#### DATASET CONTENT:
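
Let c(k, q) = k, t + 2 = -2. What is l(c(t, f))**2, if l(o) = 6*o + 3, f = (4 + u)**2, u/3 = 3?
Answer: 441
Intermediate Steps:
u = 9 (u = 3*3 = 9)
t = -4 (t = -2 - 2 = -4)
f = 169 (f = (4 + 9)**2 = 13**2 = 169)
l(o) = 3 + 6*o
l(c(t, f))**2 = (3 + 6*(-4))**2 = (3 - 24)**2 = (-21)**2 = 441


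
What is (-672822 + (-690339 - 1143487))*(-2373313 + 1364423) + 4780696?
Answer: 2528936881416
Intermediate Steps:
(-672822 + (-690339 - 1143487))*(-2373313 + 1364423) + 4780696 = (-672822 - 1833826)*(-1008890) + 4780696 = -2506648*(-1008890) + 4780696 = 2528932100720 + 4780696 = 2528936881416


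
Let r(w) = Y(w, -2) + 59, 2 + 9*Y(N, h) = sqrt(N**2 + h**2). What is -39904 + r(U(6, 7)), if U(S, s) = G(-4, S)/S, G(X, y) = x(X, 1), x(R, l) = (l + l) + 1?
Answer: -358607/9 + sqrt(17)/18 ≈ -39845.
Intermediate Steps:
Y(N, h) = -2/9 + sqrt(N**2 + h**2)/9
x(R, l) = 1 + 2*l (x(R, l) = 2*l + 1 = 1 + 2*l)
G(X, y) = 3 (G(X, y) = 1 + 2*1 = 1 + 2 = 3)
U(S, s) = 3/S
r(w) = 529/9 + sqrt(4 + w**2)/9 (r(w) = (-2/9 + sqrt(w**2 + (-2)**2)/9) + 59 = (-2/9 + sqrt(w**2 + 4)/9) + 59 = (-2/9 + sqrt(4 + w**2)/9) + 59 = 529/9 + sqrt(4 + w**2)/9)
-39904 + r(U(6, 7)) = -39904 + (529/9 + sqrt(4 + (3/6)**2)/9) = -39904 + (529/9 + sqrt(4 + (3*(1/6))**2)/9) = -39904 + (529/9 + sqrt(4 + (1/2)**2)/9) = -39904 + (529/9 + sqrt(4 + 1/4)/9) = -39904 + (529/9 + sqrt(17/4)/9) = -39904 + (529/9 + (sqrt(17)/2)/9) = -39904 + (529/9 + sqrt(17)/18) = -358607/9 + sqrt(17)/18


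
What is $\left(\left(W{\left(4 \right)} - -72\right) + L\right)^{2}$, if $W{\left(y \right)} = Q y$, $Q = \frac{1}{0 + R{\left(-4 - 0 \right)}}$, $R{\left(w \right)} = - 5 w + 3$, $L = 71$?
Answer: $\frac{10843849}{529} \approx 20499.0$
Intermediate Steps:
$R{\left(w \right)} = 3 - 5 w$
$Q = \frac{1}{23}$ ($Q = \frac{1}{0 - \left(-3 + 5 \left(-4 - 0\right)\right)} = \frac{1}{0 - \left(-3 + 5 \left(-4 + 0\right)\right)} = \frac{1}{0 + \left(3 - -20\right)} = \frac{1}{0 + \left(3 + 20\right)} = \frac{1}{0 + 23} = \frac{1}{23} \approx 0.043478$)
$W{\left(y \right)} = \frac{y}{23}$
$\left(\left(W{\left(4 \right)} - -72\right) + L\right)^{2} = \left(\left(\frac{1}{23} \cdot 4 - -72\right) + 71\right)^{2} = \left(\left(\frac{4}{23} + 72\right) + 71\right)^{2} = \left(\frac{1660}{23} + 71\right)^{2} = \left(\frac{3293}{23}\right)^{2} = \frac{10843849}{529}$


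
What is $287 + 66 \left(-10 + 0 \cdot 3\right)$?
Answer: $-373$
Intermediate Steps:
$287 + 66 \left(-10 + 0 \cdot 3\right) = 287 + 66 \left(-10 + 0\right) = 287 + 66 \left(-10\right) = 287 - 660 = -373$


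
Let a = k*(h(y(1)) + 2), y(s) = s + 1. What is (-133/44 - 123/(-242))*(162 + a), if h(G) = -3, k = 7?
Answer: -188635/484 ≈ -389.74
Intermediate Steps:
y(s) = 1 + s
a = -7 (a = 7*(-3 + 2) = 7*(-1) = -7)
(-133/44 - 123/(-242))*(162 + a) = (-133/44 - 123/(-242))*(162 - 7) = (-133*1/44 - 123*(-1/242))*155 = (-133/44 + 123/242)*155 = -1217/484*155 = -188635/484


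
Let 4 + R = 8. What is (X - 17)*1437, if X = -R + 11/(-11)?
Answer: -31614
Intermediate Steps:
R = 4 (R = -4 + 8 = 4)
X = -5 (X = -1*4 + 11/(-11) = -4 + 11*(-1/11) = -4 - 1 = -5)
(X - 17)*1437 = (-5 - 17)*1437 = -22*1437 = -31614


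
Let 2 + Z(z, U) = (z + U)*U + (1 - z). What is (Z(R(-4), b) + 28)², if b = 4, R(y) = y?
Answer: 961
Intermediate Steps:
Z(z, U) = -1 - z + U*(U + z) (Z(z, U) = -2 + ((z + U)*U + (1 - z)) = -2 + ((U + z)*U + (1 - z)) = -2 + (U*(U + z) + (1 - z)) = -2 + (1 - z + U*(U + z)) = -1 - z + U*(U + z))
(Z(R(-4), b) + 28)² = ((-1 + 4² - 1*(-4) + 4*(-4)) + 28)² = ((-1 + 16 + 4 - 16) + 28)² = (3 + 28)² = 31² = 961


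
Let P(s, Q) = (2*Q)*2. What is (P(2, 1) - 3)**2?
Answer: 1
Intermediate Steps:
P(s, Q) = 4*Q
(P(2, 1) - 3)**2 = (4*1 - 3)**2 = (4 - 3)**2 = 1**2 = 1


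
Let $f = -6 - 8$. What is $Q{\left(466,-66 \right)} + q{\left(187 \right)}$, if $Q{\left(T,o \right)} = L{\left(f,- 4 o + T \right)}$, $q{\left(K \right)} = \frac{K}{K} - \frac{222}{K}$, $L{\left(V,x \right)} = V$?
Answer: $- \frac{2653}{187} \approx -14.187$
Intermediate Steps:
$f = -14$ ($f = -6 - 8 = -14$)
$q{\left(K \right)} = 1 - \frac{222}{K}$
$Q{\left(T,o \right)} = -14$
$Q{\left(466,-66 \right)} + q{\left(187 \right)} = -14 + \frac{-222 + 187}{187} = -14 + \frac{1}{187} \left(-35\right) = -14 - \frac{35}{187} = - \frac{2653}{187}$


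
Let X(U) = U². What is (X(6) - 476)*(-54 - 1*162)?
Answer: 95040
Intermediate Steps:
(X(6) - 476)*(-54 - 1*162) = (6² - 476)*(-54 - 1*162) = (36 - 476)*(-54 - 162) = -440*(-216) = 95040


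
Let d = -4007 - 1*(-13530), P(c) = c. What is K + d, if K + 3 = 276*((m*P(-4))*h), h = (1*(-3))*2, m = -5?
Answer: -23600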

#### TASK DIRECTIONS:
Among the entries above, find the line with "Let P(s, Q)" and the line with "Answer: 95040"; give again exactly these two lines and all lines between them.

#### RESPONSE BOX:
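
Let P(s, Q) = (2*Q)*2. What is (P(2, 1) - 3)**2?
Answer: 1
Intermediate Steps:
P(s, Q) = 4*Q
(P(2, 1) - 3)**2 = (4*1 - 3)**2 = (4 - 3)**2 = 1**2 = 1


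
Let $f = -6 - 8$. What is $Q{\left(466,-66 \right)} + q{\left(187 \right)}$, if $Q{\left(T,o \right)} = L{\left(f,- 4 o + T \right)}$, $q{\left(K \right)} = \frac{K}{K} - \frac{222}{K}$, $L{\left(V,x \right)} = V$?
Answer: $- \frac{2653}{187} \approx -14.187$
Intermediate Steps:
$f = -14$ ($f = -6 - 8 = -14$)
$q{\left(K \right)} = 1 - \frac{222}{K}$
$Q{\left(T,o \right)} = -14$
$Q{\left(466,-66 \right)} + q{\left(187 \right)} = -14 + \frac{-222 + 187}{187} = -14 + \frac{1}{187} \left(-35\right) = -14 - \frac{35}{187} = - \frac{2653}{187}$


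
Let X(U) = U². What is (X(6) - 476)*(-54 - 1*162)?
Answer: 95040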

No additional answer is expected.